(Data excerpts)
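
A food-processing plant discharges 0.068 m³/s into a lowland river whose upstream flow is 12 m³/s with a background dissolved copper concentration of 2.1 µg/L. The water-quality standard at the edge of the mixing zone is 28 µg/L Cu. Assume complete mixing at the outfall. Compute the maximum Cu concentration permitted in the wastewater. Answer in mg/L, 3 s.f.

4.60 mg/L

2.1 µg/L = 0.0021 mg/L.
28 µg/L = 0.028 mg/L.
Mass balance: 0.028·12.07 = 0.068·Cₑ + 12·0.0021.
Cₑ = (0.3379 − 0.0252) / 0.068 = 4.599 mg/L.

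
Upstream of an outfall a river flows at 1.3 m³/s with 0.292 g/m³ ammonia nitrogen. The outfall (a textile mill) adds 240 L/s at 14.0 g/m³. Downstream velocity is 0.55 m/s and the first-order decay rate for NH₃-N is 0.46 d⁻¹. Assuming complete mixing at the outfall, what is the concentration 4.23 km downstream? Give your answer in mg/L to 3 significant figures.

240 L/s = 0.24 m³/s.
After complete mixing, C₀ = (0.24·14 + 1.3·0.292) / 1.54 = 2.428 mg/L.
Travel time t = 4230 m / 0.55 m/s = 7691 s = 0.08902 d.
C = 2.428·exp(−0.46·0.08902) = 2.428·0.9599 = 2.331 mg/L.

2.33 mg/L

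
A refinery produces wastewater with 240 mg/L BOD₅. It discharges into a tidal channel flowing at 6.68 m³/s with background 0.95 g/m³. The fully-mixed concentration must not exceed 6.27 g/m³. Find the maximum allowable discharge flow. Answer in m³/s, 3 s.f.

0.152 m³/s

Mass balance at complete mixing: C_std·(Q_w + Q_r) = Q_w·C_e + Q_r·C_b.
Rearranging, Q_w = Q_r·(C_std − C_b)/(C_e − C_std) = 6.68·(6.27 − 0.95) / (240 − 6.27) = 0.152 m³/s.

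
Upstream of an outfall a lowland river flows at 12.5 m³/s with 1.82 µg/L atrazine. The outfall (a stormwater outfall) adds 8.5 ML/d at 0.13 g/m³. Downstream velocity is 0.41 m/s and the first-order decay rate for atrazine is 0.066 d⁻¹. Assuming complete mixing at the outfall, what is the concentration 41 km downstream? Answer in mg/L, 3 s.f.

8.5 ML/d = 0.09838 m³/s.
1.82 µg/L = 0.00182 mg/L.
After complete mixing, C₀ = (0.09838·0.13 + 12.5·0.00182) / 12.6 = 0.002821 mg/L.
Travel time t = 4.1e+04 m / 0.41 m/s = 1e+05 s = 1.157 d.
C = 0.002821·exp(−0.066·1.157) = 0.002821·0.9265 = 0.002613 mg/L.

0.00261 mg/L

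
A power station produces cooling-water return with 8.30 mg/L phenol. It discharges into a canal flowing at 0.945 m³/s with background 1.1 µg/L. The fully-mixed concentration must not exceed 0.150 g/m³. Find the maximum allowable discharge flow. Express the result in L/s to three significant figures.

1.1 µg/L = 0.0011 mg/L.
Mass balance at complete mixing: C_std·(Q_w + Q_r) = Q_w·C_e + Q_r·C_b.
Rearranging, Q_w = Q_r·(C_std − C_b)/(C_e − C_std) = 0.945·(0.15 − 0.0011) / (8.3 − 0.15) = 0.01727 m³/s.
= 17.27 L/s.

17.3 L/s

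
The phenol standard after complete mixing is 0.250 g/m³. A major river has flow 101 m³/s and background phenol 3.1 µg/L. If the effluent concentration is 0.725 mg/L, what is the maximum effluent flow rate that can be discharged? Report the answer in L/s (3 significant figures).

3.1 µg/L = 0.0031 mg/L.
Mass balance at complete mixing: C_std·(Q_w + Q_r) = Q_w·C_e + Q_r·C_b.
Rearranging, Q_w = Q_r·(C_std − C_b)/(C_e − C_std) = 101·(0.25 − 0.0031) / (0.725 − 0.25) = 52.5 m³/s.
= 5.25e+04 L/s.

52500 L/s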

▸ **EXERCISE INSTRUCTIONS**:
Please print the records above exactly, leaving nothing out.

▸ **ANSWER TO THIS PROBLEM**:
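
A food-processing plant discharges 0.068 m³/s into a lowland river whose upstream flow is 12 m³/s with a background dissolved copper concentration of 2.1 µg/L. The water-quality standard at the edge of the mixing zone is 28 µg/L Cu. Assume complete mixing at the outfall. Compute the maximum Cu concentration permitted in the wastewater. Answer in mg/L, 3 s.f.

4.60 mg/L

2.1 µg/L = 0.0021 mg/L.
28 µg/L = 0.028 mg/L.
Mass balance: 0.028·12.07 = 0.068·Cₑ + 12·0.0021.
Cₑ = (0.3379 − 0.0252) / 0.068 = 4.599 mg/L.

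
Upstream of an outfall a river flows at 1.3 m³/s with 0.292 g/m³ ammonia nitrogen. The outfall (a textile mill) adds 240 L/s at 14.0 g/m³. Downstream velocity is 0.55 m/s and the first-order decay rate for NH₃-N is 0.46 d⁻¹. Assuming complete mixing at the outfall, what is the concentration 4.23 km downstream? Give your answer in mg/L to 3 significant figures.

240 L/s = 0.24 m³/s.
After complete mixing, C₀ = (0.24·14 + 1.3·0.292) / 1.54 = 2.428 mg/L.
Travel time t = 4230 m / 0.55 m/s = 7691 s = 0.08902 d.
C = 2.428·exp(−0.46·0.08902) = 2.428·0.9599 = 2.331 mg/L.

2.33 mg/L

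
A refinery produces wastewater with 240 mg/L BOD₅. It discharges into a tidal channel flowing at 6.68 m³/s with background 0.95 g/m³. The fully-mixed concentration must not exceed 6.27 g/m³. Find the maximum allowable discharge flow. Answer in m³/s, 3 s.f.

0.152 m³/s

Mass balance at complete mixing: C_std·(Q_w + Q_r) = Q_w·C_e + Q_r·C_b.
Rearranging, Q_w = Q_r·(C_std − C_b)/(C_e − C_std) = 6.68·(6.27 − 0.95) / (240 − 6.27) = 0.152 m³/s.

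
Upstream of an outfall a lowland river flows at 12.5 m³/s with 1.82 µg/L atrazine. The outfall (a stormwater outfall) adds 8.5 ML/d at 0.13 g/m³. Downstream velocity is 0.41 m/s and the first-order decay rate for atrazine is 0.066 d⁻¹. Assuming complete mixing at the outfall, what is the concentration 41 km downstream? Answer in mg/L, 3 s.f.

8.5 ML/d = 0.09838 m³/s.
1.82 µg/L = 0.00182 mg/L.
After complete mixing, C₀ = (0.09838·0.13 + 12.5·0.00182) / 12.6 = 0.002821 mg/L.
Travel time t = 4.1e+04 m / 0.41 m/s = 1e+05 s = 1.157 d.
C = 0.002821·exp(−0.066·1.157) = 0.002821·0.9265 = 0.002613 mg/L.

0.00261 mg/L

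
A power station produces cooling-water return with 8.30 mg/L phenol. It discharges into a canal flowing at 0.945 m³/s with background 1.1 µg/L. The fully-mixed concentration must not exceed 0.150 g/m³. Find the maximum allowable discharge flow. Express the result in L/s to three significant figures.

1.1 µg/L = 0.0011 mg/L.
Mass balance at complete mixing: C_std·(Q_w + Q_r) = Q_w·C_e + Q_r·C_b.
Rearranging, Q_w = Q_r·(C_std − C_b)/(C_e − C_std) = 0.945·(0.15 − 0.0011) / (8.3 − 0.15) = 0.01727 m³/s.
= 17.27 L/s.

17.3 L/s

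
The phenol standard after complete mixing is 0.250 g/m³. A major river has flow 101 m³/s and background phenol 3.1 µg/L. If the effluent concentration is 0.725 mg/L, what is the maximum effluent flow rate that can be discharged? Report the answer in L/s (3 significant figures).

3.1 µg/L = 0.0031 mg/L.
Mass balance at complete mixing: C_std·(Q_w + Q_r) = Q_w·C_e + Q_r·C_b.
Rearranging, Q_w = Q_r·(C_std − C_b)/(C_e − C_std) = 101·(0.25 − 0.0031) / (0.725 − 0.25) = 52.5 m³/s.
= 5.25e+04 L/s.

52500 L/s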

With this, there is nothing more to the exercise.